### DATA RECORDS
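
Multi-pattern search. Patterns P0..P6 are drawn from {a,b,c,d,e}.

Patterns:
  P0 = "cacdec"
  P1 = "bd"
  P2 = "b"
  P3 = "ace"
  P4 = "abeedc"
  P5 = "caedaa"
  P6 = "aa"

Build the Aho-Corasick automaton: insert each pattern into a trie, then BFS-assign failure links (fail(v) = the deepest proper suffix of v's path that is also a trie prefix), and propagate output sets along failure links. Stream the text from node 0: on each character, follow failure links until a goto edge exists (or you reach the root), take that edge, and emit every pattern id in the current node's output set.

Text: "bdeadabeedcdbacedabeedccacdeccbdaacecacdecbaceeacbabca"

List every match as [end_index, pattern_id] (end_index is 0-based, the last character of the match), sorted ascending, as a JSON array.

Construct AC machine:
Trie (insert patterns):
  0='ε' goto a→9 b→7 c→1
  1='c' goto a→2
  2='ca' goto c→3 e→17
  3='cac' goto d→4
  4='cacd' goto e→5
  5='cacde' goto c→6
  6='cacdec' goto ·  [P0 ends]
  7='b' goto d→8  [P2 ends]
  8='bd' goto ·  [P1 ends]
  9='a' goto a→21 b→12 c→10
  10='ac' goto e→11
  11='ace' goto ·  [P3 ends]
  12='ab' goto e→13
  13='abe' goto e→14
  14='abee' goto d→15
  15='abeed' goto c→16
  16='abeedc' goto ·  [P4 ends]
  17='cae' goto d→18
  18='caed' goto a→19
  19='caeda' goto a→20
  20='caedaa' goto ·  [P5 ends]
  21='aa' goto ·  [P6 ends]

Failure links (BFS by depth):
  n1('c'): parent n0 fail=0; on 'c' 0 → fail=0;  out ∅∪∅=∅
  n7('b'): parent n0 fail=0; on 'b' 0 → fail=0;  out {2}∪∅={2}
  n9('a'): parent n0 fail=0; on 'a' 0 → fail=0;  out ∅∪∅=∅
  n2('ca'): parent n1 fail=0; on 'a' 0 → fail=9;  out ∅∪∅=∅
  n8('bd'): parent n7 fail=0; on 'd' 0 → fail=0;  out {1}∪∅={1}
  n10('ac'): parent n9 fail=0; on 'c' 0 → fail=1;  out ∅∪∅=∅
  n12('ab'): parent n9 fail=0; on 'b' 0 → fail=7;  out ∅∪{2}={2}
  n21('aa'): parent n9 fail=0; on 'a' 0 → fail=9;  out {6}∪∅={6}
  n3('cac'): parent n2 fail=9; on 'c' 9 → fail=10;  out ∅∪∅=∅
  n11('ace'): parent n10 fail=1; on 'e' 1→0 → fail=0;  out {3}∪∅={3}
  n13('abe'): parent n12 fail=7; on 'e' 7→0 → fail=0;  out ∅∪∅=∅
  n17('cae'): parent n2 fail=9; on 'e' 9→0 → fail=0;  out ∅∪∅=∅
  n4('cacd'): parent n3 fail=10; on 'd' 10→1→0 → fail=0;  out ∅∪∅=∅
  n14('abee'): parent n13 fail=0; on 'e' 0 → fail=0;  out ∅∪∅=∅
  n18('caed'): parent n17 fail=0; on 'd' 0 → fail=0;  out ∅∪∅=∅
  n5('cacde'): parent n4 fail=0; on 'e' 0 → fail=0;  out ∅∪∅=∅
  n15('abeed'): parent n14 fail=0; on 'd' 0 → fail=0;  out ∅∪∅=∅
  n19('caeda'): parent n18 fail=0; on 'a' 0 → fail=9;  out ∅∪∅=∅
  n6('cacdec'): parent n5 fail=0; on 'c' 0 → fail=1;  out {0}∪∅={0}
  n16('abeedc'): parent n15 fail=0; on 'c' 0 → fail=1;  out {4}∪∅={4}
  n20('caedaa'): parent n19 fail=9; on 'a' 9 → fail=21;  out {5}∪{6}={5,6}

Scan:
pos 0 'b': at 7  ** P2@[0:0]
pos 1 'd': at 8  ** P1@[0:1]
pos 2 'e': at 0 (via fail)
pos 3 'a': at 9
pos 4 'd': at 0 (via fail)
pos 5 'a': at 9
pos 6 'b': at 12  ** P2@[6:6]
pos 7 'e': at 13
pos 8 'e': at 14
pos 9 'd': at 15
pos 10 'c': at 16  ** P4@[5:10]
pos 11 'd': at 0 (via fail)
pos 12 'b': at 7  ** P2@[12:12]
pos 13 'a': at 9 (via fail)
pos 14 'c': at 10
pos 15 'e': at 11  ** P3@[13:15]
pos 16 'd': at 0 (via fail)
pos 17 'a': at 9
pos 18 'b': at 12  ** P2@[18:18]
pos 19 'e': at 13
pos 20 'e': at 14
pos 21 'd': at 15
pos 22 'c': at 16  ** P4@[17:22]
pos 23 'c': at 1 (via fail)
pos 24 'a': at 2
pos 25 'c': at 3
pos 26 'd': at 4
pos 27 'e': at 5
pos 28 'c': at 6  ** P0@[23:28]
pos 29 'c': at 1 (via fail)
pos 30 'b': at 7 (via fail)  ** P2@[30:30]
pos 31 'd': at 8  ** P1@[30:31]
pos 32 'a': at 9 (via fail)
pos 33 'a': at 21  ** P6@[32:33]
pos 34 'c': at 10 (via fail)
pos 35 'e': at 11  ** P3@[33:35]
pos 36 'c': at 1 (via fail)
pos 37 'a': at 2
pos 38 'c': at 3
pos 39 'd': at 4
pos 40 'e': at 5
pos 41 'c': at 6  ** P0@[36:41]
pos 42 'b': at 7 (via fail)  ** P2@[42:42]
pos 43 'a': at 9 (via fail)
pos 44 'c': at 10
pos 45 'e': at 11  ** P3@[43:45]
pos 46 'e': at 0 (via fail)
pos 47 'a': at 9
pos 48 'c': at 10
pos 49 'b': at 7 (via fail)  ** P2@[49:49]
pos 50 'a': at 9 (via fail)
pos 51 'b': at 12  ** P2@[51:51]
pos 52 'c': at 1 (via fail)
pos 53 'a': at 2

Matches: [[0,2],[1,1],[6,2],[10,4],[12,2],[15,3],[18,2],[22,4],[28,0],[30,2],[31,1],[33,6],[35,3],[41,0],[42,2],[45,3],[49,2],[51,2]]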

### TASK ITEM
The records above, in their entirety, need to be set down again exactly.

### TASK RESPONSE
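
Multi-pattern search. Patterns P0..P6 are drawn from {a,b,c,d,e}.

Patterns:
  P0 = "cacdec"
  P1 = "bd"
  P2 = "b"
  P3 = "ace"
  P4 = "abeedc"
  P5 = "caedaa"
  P6 = "aa"

Build the Aho-Corasick automaton: insert each pattern into a trie, then BFS-assign failure links (fail(v) = the deepest proper suffix of v's path that is also a trie prefix), and propagate output sets along failure links. Stream the text from node 0: on each character, follow failure links until a goto edge exists (or you reach the root), take that edge, and emit every pattern id in the current node's output set.

Text: "bdeadabeedcdbacedabeedccacdeccbdaacecacdecbaceeacbabca"

List every match as [end_index, pattern_id] (end_index is 0-based, the last character of the match), sorted ascending, as a JSON array.

Construct AC machine:
Trie (insert patterns):
  0='ε' goto a→9 b→7 c→1
  1='c' goto a→2
  2='ca' goto c→3 e→17
  3='cac' goto d→4
  4='cacd' goto e→5
  5='cacde' goto c→6
  6='cacdec' goto ·  [P0 ends]
  7='b' goto d→8  [P2 ends]
  8='bd' goto ·  [P1 ends]
  9='a' goto a→21 b→12 c→10
  10='ac' goto e→11
  11='ace' goto ·  [P3 ends]
  12='ab' goto e→13
  13='abe' goto e→14
  14='abee' goto d→15
  15='abeed' goto c→16
  16='abeedc' goto ·  [P4 ends]
  17='cae' goto d→18
  18='caed' goto a→19
  19='caeda' goto a→20
  20='caedaa' goto ·  [P5 ends]
  21='aa' goto ·  [P6 ends]

Failure links (BFS by depth):
  n1('c'): parent n0 fail=0; on 'c' 0 → fail=0;  out ∅∪∅=∅
  n7('b'): parent n0 fail=0; on 'b' 0 → fail=0;  out {2}∪∅={2}
  n9('a'): parent n0 fail=0; on 'a' 0 → fail=0;  out ∅∪∅=∅
  n2('ca'): parent n1 fail=0; on 'a' 0 → fail=9;  out ∅∪∅=∅
  n8('bd'): parent n7 fail=0; on 'd' 0 → fail=0;  out {1}∪∅={1}
  n10('ac'): parent n9 fail=0; on 'c' 0 → fail=1;  out ∅∪∅=∅
  n12('ab'): parent n9 fail=0; on 'b' 0 → fail=7;  out ∅∪{2}={2}
  n21('aa'): parent n9 fail=0; on 'a' 0 → fail=9;  out {6}∪∅={6}
  n3('cac'): parent n2 fail=9; on 'c' 9 → fail=10;  out ∅∪∅=∅
  n11('ace'): parent n10 fail=1; on 'e' 1→0 → fail=0;  out {3}∪∅={3}
  n13('abe'): parent n12 fail=7; on 'e' 7→0 → fail=0;  out ∅∪∅=∅
  n17('cae'): parent n2 fail=9; on 'e' 9→0 → fail=0;  out ∅∪∅=∅
  n4('cacd'): parent n3 fail=10; on 'd' 10→1→0 → fail=0;  out ∅∪∅=∅
  n14('abee'): parent n13 fail=0; on 'e' 0 → fail=0;  out ∅∪∅=∅
  n18('caed'): parent n17 fail=0; on 'd' 0 → fail=0;  out ∅∪∅=∅
  n5('cacde'): parent n4 fail=0; on 'e' 0 → fail=0;  out ∅∪∅=∅
  n15('abeed'): parent n14 fail=0; on 'd' 0 → fail=0;  out ∅∪∅=∅
  n19('caeda'): parent n18 fail=0; on 'a' 0 → fail=9;  out ∅∪∅=∅
  n6('cacdec'): parent n5 fail=0; on 'c' 0 → fail=1;  out {0}∪∅={0}
  n16('abeedc'): parent n15 fail=0; on 'c' 0 → fail=1;  out {4}∪∅={4}
  n20('caedaa'): parent n19 fail=9; on 'a' 9 → fail=21;  out {5}∪{6}={5,6}

Scan:
pos 0 'b': at 7  ** P2@[0:0]
pos 1 'd': at 8  ** P1@[0:1]
pos 2 'e': at 0 (via fail)
pos 3 'a': at 9
pos 4 'd': at 0 (via fail)
pos 5 'a': at 9
pos 6 'b': at 12  ** P2@[6:6]
pos 7 'e': at 13
pos 8 'e': at 14
pos 9 'd': at 15
pos 10 'c': at 16  ** P4@[5:10]
pos 11 'd': at 0 (via fail)
pos 12 'b': at 7  ** P2@[12:12]
pos 13 'a': at 9 (via fail)
pos 14 'c': at 10
pos 15 'e': at 11  ** P3@[13:15]
pos 16 'd': at 0 (via fail)
pos 17 'a': at 9
pos 18 'b': at 12  ** P2@[18:18]
pos 19 'e': at 13
pos 20 'e': at 14
pos 21 'd': at 15
pos 22 'c': at 16  ** P4@[17:22]
pos 23 'c': at 1 (via fail)
pos 24 'a': at 2
pos 25 'c': at 3
pos 26 'd': at 4
pos 27 'e': at 5
pos 28 'c': at 6  ** P0@[23:28]
pos 29 'c': at 1 (via fail)
pos 30 'b': at 7 (via fail)  ** P2@[30:30]
pos 31 'd': at 8  ** P1@[30:31]
pos 32 'a': at 9 (via fail)
pos 33 'a': at 21  ** P6@[32:33]
pos 34 'c': at 10 (via fail)
pos 35 'e': at 11  ** P3@[33:35]
pos 36 'c': at 1 (via fail)
pos 37 'a': at 2
pos 38 'c': at 3
pos 39 'd': at 4
pos 40 'e': at 5
pos 41 'c': at 6  ** P0@[36:41]
pos 42 'b': at 7 (via fail)  ** P2@[42:42]
pos 43 'a': at 9 (via fail)
pos 44 'c': at 10
pos 45 'e': at 11  ** P3@[43:45]
pos 46 'e': at 0 (via fail)
pos 47 'a': at 9
pos 48 'c': at 10
pos 49 'b': at 7 (via fail)  ** P2@[49:49]
pos 50 'a': at 9 (via fail)
pos 51 'b': at 12  ** P2@[51:51]
pos 52 'c': at 1 (via fail)
pos 53 'a': at 2

Matches: [[0,2],[1,1],[6,2],[10,4],[12,2],[15,3],[18,2],[22,4],[28,0],[30,2],[31,1],[33,6],[35,3],[41,0],[42,2],[45,3],[49,2],[51,2]]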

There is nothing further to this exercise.